Exact copies of the lines from the line containing "2, 3⟩ (where" through the last line of the entries below are the whole answer.

*** Dataset excerpts Section Begins ***

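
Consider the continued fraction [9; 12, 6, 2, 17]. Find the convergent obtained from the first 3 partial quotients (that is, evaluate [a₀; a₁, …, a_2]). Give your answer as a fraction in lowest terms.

Use the convergent recurrence hₖ = aₖ·hₖ₋₁ + hₖ₋₂ (and likewise for the denominators kₖ):
a_0 = 9: 9/1
a_1 = 12: 109/12
a_2 = 6: 663/73

663/73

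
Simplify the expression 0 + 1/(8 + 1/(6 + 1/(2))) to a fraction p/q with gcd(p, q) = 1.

Start with 2.
6 + 1/(2/1) = 6 + 1/2 = 13/2
8 + 1/(13/2) = 8 + 2/13 = 106/13
0 + 1/(106/13) = 0 + 13/106 = 13/106

13/106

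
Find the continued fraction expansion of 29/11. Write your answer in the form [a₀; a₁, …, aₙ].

[2; 1, 1, 1, 3]

⌊29/11⌋ = 2, remainder 7
⌊11/7⌋ = 1, remainder 4
⌊7/4⌋ = 1, remainder 3
⌊4/3⌋ = 1, remainder 1
⌊3/1⌋ = 3, remainder 0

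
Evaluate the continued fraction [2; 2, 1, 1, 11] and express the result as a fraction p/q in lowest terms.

Start with 11.
1 + 1/(11/1) = 1 + 1/11 = 12/11
1 + 1/(12/11) = 1 + 11/12 = 23/12
2 + 1/(23/12) = 2 + 12/23 = 58/23
2 + 1/(58/23) = 2 + 23/58 = 139/58

139/58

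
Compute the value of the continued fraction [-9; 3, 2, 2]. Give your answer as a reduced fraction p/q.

Use the convergent recurrence hₖ = aₖ·hₖ₋₁ + hₖ₋₂ (and likewise for the denominators kₖ):
a_0 = -9: -9/1
a_1 = 3: -26/3
a_2 = 2: -61/7
a_3 = 2: -148/17

-148/17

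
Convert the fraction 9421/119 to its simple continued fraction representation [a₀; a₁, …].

[79; 5, 1, 19]

⌊9421/119⌋ = 79, remainder 20
⌊119/20⌋ = 5, remainder 19
⌊20/19⌋ = 1, remainder 1
⌊19/1⌋ = 19, remainder 0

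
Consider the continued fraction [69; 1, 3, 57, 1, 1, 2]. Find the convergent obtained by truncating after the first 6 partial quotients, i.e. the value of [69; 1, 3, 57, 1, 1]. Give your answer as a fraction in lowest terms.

32225/462

Start with 1.
1 + 1/(1/1) = 1 + 1/1 = 2/1
57 + 1/(2/1) = 57 + 1/2 = 115/2
3 + 1/(115/2) = 3 + 2/115 = 347/115
1 + 1/(347/115) = 1 + 115/347 = 462/347
69 + 1/(462/347) = 69 + 347/462 = 32225/462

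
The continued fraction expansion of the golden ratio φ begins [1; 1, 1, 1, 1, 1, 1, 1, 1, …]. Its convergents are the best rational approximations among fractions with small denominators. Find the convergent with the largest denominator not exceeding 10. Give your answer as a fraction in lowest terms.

13/8

List convergents until the denominator exceeds the bound:
a_0 = 1: 1/1  (≤ bound)
a_1 = 1: 2/1  (≤ bound)
a_2 = 1: 3/2  (≤ bound)
a_3 = 1: 5/3  (≤ bound)
a_4 = 1: 8/5  (≤ bound)
a_5 = 1: 13/8  (≤ bound)
a_6 = 1: 21/13  (> 10, stop)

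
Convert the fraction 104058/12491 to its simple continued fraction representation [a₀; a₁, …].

[8; 3, 40, 1, 8, 5, 2]

⌊104058/12491⌋ = 8, remainder 4130
⌊12491/4130⌋ = 3, remainder 101
⌊4130/101⌋ = 40, remainder 90
⌊101/90⌋ = 1, remainder 11
⌊90/11⌋ = 8, remainder 2
⌊11/2⌋ = 5, remainder 1
⌊2/1⌋ = 2, remainder 0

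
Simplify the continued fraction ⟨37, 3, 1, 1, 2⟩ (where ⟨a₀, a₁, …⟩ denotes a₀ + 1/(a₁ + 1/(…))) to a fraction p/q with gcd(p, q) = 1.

Start with 2.
1 + 1/(2/1) = 1 + 1/2 = 3/2
1 + 1/(3/2) = 1 + 2/3 = 5/3
3 + 1/(5/3) = 3 + 3/5 = 18/5
37 + 1/(18/5) = 37 + 5/18 = 671/18

671/18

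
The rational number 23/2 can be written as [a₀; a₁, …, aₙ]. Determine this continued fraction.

23 ÷ 2 → quotient 11, remainder 1
2 ÷ 1 → quotient 2, remainder 0

[11; 2]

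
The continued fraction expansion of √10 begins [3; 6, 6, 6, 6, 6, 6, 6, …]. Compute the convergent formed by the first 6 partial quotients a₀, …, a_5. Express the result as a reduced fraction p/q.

27379/8658

Starting at the tail and folding back:
Start with 6.
6 + 1/(6/1) = 6 + 1/6 = 37/6
6 + 1/(37/6) = 6 + 6/37 = 228/37
6 + 1/(228/37) = 6 + 37/228 = 1405/228
6 + 1/(1405/228) = 6 + 228/1405 = 8658/1405
3 + 1/(8658/1405) = 3 + 1405/8658 = 27379/8658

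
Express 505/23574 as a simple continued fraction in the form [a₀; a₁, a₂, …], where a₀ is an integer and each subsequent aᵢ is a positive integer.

Run the Euclidean algorithm, recording each quotient:
⌊505/23574⌋ = 0, remainder 505
⌊23574/505⌋ = 46, remainder 344
⌊505/344⌋ = 1, remainder 161
⌊344/161⌋ = 2, remainder 22
⌊161/22⌋ = 7, remainder 7
⌊22/7⌋ = 3, remainder 1
⌊7/1⌋ = 7, remainder 0

[0; 46, 1, 2, 7, 3, 7]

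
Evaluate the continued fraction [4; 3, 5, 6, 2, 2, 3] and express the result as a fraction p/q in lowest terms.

Use the convergent recurrence hₖ = aₖ·hₖ₋₁ + hₖ₋₂ (and likewise for the denominators kₖ):
a_0 = 4: 4/1
a_1 = 3: 13/3
a_2 = 5: 69/16
a_3 = 6: 427/99
a_4 = 2: 923/214
a_5 = 2: 2273/527
a_6 = 3: 7742/1795

7742/1795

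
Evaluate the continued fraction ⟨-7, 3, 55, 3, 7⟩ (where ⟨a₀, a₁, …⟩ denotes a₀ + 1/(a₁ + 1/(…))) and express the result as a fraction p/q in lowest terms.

-24494/3673

Start with 7.
3 + 1/(7/1) = 3 + 1/7 = 22/7
55 + 1/(22/7) = 55 + 7/22 = 1217/22
3 + 1/(1217/22) = 3 + 22/1217 = 3673/1217
-7 + 1/(3673/1217) = -7 + 1217/3673 = -24494/3673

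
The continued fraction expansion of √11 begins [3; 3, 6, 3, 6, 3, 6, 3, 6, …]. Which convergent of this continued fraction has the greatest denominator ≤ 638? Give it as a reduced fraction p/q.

1257/379

List convergents until the denominator exceeds the bound:
a_0 = 3: 3/1  (≤ bound)
a_1 = 3: 10/3  (≤ bound)
a_2 = 6: 63/19  (≤ bound)
a_3 = 3: 199/60  (≤ bound)
a_4 = 6: 1257/379  (≤ bound)
a_5 = 3: 3970/1197  (> 638, stop)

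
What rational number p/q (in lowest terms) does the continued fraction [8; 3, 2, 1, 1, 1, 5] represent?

a_0 = 8: 8/1
a_1 = 3: 25/3
a_2 = 2: 58/7
a_3 = 1: 83/10
a_4 = 1: 141/17
a_5 = 1: 224/27
a_6 = 5: 1261/152

1261/152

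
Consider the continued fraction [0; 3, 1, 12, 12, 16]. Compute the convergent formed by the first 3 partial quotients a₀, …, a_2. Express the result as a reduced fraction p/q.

1/4

a_0 = 0: 0/1
a_1 = 3: 1/3
a_2 = 1: 1/4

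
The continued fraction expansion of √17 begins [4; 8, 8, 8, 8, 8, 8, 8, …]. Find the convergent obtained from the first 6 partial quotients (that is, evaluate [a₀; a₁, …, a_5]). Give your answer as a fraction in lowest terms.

Build up convergents one term at a time:
a_0 = 4: 4/1
a_1 = 8: 33/8
a_2 = 8: 268/65
a_3 = 8: 2177/528
a_4 = 8: 17684/4289
a_5 = 8: 143649/34840

143649/34840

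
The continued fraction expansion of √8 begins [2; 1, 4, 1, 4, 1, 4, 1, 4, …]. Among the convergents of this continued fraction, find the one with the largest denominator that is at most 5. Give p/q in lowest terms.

a_0 = 2: 2/1  (≤ bound)
a_1 = 1: 3/1  (≤ bound)
a_2 = 4: 14/5  (≤ bound)
a_3 = 1: 17/6  (> 5, stop)

14/5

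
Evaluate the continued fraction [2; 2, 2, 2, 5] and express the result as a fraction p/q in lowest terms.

Starting at the tail and folding back:
Start with 5.
2 + 1/(5/1) = 2 + 1/5 = 11/5
2 + 1/(11/5) = 2 + 5/11 = 27/11
2 + 1/(27/11) = 2 + 11/27 = 65/27
2 + 1/(65/27) = 2 + 27/65 = 157/65

157/65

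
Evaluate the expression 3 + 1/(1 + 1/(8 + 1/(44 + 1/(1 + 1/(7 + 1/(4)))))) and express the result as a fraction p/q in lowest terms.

51967/13362

Start with 4.
7 + 1/(4/1) = 7 + 1/4 = 29/4
1 + 1/(29/4) = 1 + 4/29 = 33/29
44 + 1/(33/29) = 44 + 29/33 = 1481/33
8 + 1/(1481/33) = 8 + 33/1481 = 11881/1481
1 + 1/(11881/1481) = 1 + 1481/11881 = 13362/11881
3 + 1/(13362/11881) = 3 + 11881/13362 = 51967/13362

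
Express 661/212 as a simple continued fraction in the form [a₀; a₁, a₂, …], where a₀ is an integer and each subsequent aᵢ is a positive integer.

Apply division with remainder until the remainder is 0:
661 = 3·212 + 25, so a_0 = 3
212 = 8·25 + 12, so a_1 = 8
25 = 2·12 + 1, so a_2 = 2
12 = 12·1 + 0, so a_3 = 12

[3; 8, 2, 12]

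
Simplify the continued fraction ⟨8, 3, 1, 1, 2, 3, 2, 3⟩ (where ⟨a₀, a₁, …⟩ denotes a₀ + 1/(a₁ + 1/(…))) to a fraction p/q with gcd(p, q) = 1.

3982/481

Use the convergent recurrence hₖ = aₖ·hₖ₋₁ + hₖ₋₂ (and likewise for the denominators kₖ):
a_0 = 8: 8/1
a_1 = 3: 25/3
a_2 = 1: 33/4
a_3 = 1: 58/7
a_4 = 2: 149/18
a_5 = 3: 505/61
a_6 = 2: 1159/140
a_7 = 3: 3982/481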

*** Dataset excerpts Section Ends ***

▶ _Task response_:
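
Simplify the continued fraction ⟨8, 3, 1, 1, 2, 3, 2, 3⟩ (where ⟨a₀, a₁, …⟩ denotes a₀ + 1/(a₁ + 1/(…))) to a fraction p/q with gcd(p, q) = 1.

3982/481

Use the convergent recurrence hₖ = aₖ·hₖ₋₁ + hₖ₋₂ (and likewise for the denominators kₖ):
a_0 = 8: 8/1
a_1 = 3: 25/3
a_2 = 1: 33/4
a_3 = 1: 58/7
a_4 = 2: 149/18
a_5 = 3: 505/61
a_6 = 2: 1159/140
a_7 = 3: 3982/481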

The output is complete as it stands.